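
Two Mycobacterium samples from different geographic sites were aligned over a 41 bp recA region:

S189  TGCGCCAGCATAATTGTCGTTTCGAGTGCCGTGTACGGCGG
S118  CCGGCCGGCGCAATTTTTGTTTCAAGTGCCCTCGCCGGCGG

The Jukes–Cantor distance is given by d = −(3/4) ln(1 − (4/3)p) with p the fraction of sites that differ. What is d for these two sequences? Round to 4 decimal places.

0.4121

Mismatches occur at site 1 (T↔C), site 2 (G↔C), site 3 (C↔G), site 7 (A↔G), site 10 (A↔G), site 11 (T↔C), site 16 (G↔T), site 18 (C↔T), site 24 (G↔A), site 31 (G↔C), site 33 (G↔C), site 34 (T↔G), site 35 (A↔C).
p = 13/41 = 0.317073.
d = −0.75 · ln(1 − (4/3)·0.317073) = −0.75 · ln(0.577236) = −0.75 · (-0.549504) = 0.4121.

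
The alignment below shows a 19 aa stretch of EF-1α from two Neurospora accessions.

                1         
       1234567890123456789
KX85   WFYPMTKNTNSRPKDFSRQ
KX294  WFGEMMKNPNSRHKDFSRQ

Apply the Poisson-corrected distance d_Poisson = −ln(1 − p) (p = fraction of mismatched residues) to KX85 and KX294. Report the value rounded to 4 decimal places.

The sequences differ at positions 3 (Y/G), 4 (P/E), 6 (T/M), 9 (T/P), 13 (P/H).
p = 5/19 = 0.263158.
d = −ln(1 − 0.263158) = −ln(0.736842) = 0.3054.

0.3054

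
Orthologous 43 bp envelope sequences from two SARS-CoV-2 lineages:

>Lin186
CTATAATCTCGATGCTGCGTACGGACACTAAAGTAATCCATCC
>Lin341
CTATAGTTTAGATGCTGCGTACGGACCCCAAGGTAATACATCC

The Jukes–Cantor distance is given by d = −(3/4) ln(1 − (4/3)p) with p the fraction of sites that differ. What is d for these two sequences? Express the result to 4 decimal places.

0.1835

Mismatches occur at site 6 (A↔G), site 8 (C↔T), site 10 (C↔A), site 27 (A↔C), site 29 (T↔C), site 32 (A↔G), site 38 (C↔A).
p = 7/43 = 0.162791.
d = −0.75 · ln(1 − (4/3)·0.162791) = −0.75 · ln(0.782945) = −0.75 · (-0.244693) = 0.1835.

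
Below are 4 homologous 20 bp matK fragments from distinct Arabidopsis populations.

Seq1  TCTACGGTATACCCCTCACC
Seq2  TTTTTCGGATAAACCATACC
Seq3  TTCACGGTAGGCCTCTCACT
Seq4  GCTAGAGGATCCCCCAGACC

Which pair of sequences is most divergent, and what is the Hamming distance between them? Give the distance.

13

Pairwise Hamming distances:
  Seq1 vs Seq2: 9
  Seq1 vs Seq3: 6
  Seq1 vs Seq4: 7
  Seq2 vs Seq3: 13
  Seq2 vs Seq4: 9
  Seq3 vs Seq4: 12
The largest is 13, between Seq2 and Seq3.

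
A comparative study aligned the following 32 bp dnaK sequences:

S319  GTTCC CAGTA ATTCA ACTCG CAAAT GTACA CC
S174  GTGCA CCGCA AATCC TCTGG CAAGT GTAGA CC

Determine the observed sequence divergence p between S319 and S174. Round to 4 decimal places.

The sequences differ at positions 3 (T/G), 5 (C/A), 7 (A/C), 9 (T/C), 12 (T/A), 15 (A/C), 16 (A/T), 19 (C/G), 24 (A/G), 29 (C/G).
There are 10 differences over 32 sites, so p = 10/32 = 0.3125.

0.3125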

* * * * * * * * *

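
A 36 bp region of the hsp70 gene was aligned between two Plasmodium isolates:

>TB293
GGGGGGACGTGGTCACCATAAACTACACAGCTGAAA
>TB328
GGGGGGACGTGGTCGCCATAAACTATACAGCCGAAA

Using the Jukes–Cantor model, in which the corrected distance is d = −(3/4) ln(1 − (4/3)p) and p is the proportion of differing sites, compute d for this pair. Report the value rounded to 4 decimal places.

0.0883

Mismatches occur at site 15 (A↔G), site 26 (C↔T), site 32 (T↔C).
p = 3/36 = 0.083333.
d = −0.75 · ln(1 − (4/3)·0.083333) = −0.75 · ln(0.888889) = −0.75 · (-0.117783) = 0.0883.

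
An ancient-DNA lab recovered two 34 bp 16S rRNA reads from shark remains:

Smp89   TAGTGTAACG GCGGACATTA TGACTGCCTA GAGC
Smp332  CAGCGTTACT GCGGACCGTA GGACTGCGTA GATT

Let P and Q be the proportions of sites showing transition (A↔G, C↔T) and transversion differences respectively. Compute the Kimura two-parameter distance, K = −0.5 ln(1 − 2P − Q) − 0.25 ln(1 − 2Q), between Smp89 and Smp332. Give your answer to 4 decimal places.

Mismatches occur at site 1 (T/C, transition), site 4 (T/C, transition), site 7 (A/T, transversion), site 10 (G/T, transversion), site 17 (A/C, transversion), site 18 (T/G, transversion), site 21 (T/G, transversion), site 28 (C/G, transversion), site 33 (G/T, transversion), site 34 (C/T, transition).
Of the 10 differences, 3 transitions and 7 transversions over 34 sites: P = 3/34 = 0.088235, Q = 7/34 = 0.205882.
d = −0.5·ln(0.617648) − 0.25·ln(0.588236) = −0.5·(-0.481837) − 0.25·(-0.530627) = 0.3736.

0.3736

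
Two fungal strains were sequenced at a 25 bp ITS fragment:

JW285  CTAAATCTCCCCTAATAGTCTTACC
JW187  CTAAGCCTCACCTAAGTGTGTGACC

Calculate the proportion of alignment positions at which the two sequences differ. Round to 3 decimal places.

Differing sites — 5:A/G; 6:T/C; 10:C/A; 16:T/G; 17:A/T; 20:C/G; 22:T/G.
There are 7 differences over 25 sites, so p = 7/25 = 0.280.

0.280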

* * * * * * * * *

▶ [PROBLEM TO WORK ON]: Above are the records. Print exactly, and only, the lines from the line with "sequences? Round to 4 decimal places." to the line with "A comparative study", both inclusive.

▶ [RESPONSE TO THE TASK]:
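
The Jukes–Cantor distance is given by d = −(3/4) ln(1 − (4/3)p) with p the fraction of sites that differ. What is d for these two sequences? Round to 4 decimal places.

0.4121

Mismatches occur at site 1 (T↔C), site 2 (G↔C), site 3 (C↔G), site 7 (A↔G), site 10 (A↔G), site 11 (T↔C), site 16 (G↔T), site 18 (C↔T), site 24 (G↔A), site 31 (G↔C), site 33 (G↔C), site 34 (T↔G), site 35 (A↔C).
p = 13/41 = 0.317073.
d = −0.75 · ln(1 − (4/3)·0.317073) = −0.75 · ln(0.577236) = −0.75 · (-0.549504) = 0.4121.

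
The alignment below shows a 19 aa stretch of EF-1α from two Neurospora accessions.

                1         
       1234567890123456789
KX85   WFYPMTKNTNSRPKDFSRQ
KX294  WFGEMMKNPNSRHKDFSRQ

Apply the Poisson-corrected distance d_Poisson = −ln(1 − p) (p = fraction of mismatched residues) to KX85 and KX294. Report the value rounded to 4 decimal places.

The sequences differ at positions 3 (Y/G), 4 (P/E), 6 (T/M), 9 (T/P), 13 (P/H).
p = 5/19 = 0.263158.
d = −ln(1 − 0.263158) = −ln(0.736842) = 0.3054.

0.3054

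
Orthologous 43 bp envelope sequences from two SARS-CoV-2 lineages:

>Lin186
CTATAATCTCGATGCTGCGTACGGACACTAAAGTAATCCATCC
>Lin341
CTATAGTTTAGATGCTGCGTACGGACCCCAAGGTAATACATCC

The Jukes–Cantor distance is given by d = −(3/4) ln(1 − (4/3)p) with p the fraction of sites that differ. What is d for these two sequences? Express the result to 4 decimal places.

0.1835

Mismatches occur at site 6 (A↔G), site 8 (C↔T), site 10 (C↔A), site 27 (A↔C), site 29 (T↔C), site 32 (A↔G), site 38 (C↔A).
p = 7/43 = 0.162791.
d = −0.75 · ln(1 − (4/3)·0.162791) = −0.75 · ln(0.782945) = −0.75 · (-0.244693) = 0.1835.

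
Below are 4 homologous 20 bp matK fragments from distinct Arabidopsis populations.

Seq1  TCTACGGTATACCCCTCACC
Seq2  TTTTTCGGATAAACCATACC
Seq3  TTCACGGTAGGCCTCTCACT
Seq4  GCTAGAGGATCCCCCAGACC

Which pair of sequences is most divergent, and what is the Hamming distance between them? Give the distance.

13

Pairwise Hamming distances:
  Seq1 vs Seq2: 9
  Seq1 vs Seq3: 6
  Seq1 vs Seq4: 7
  Seq2 vs Seq3: 13
  Seq2 vs Seq4: 9
  Seq3 vs Seq4: 12
The largest is 13, between Seq2 and Seq3.

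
A comparative study aligned the following 32 bp dnaK sequences: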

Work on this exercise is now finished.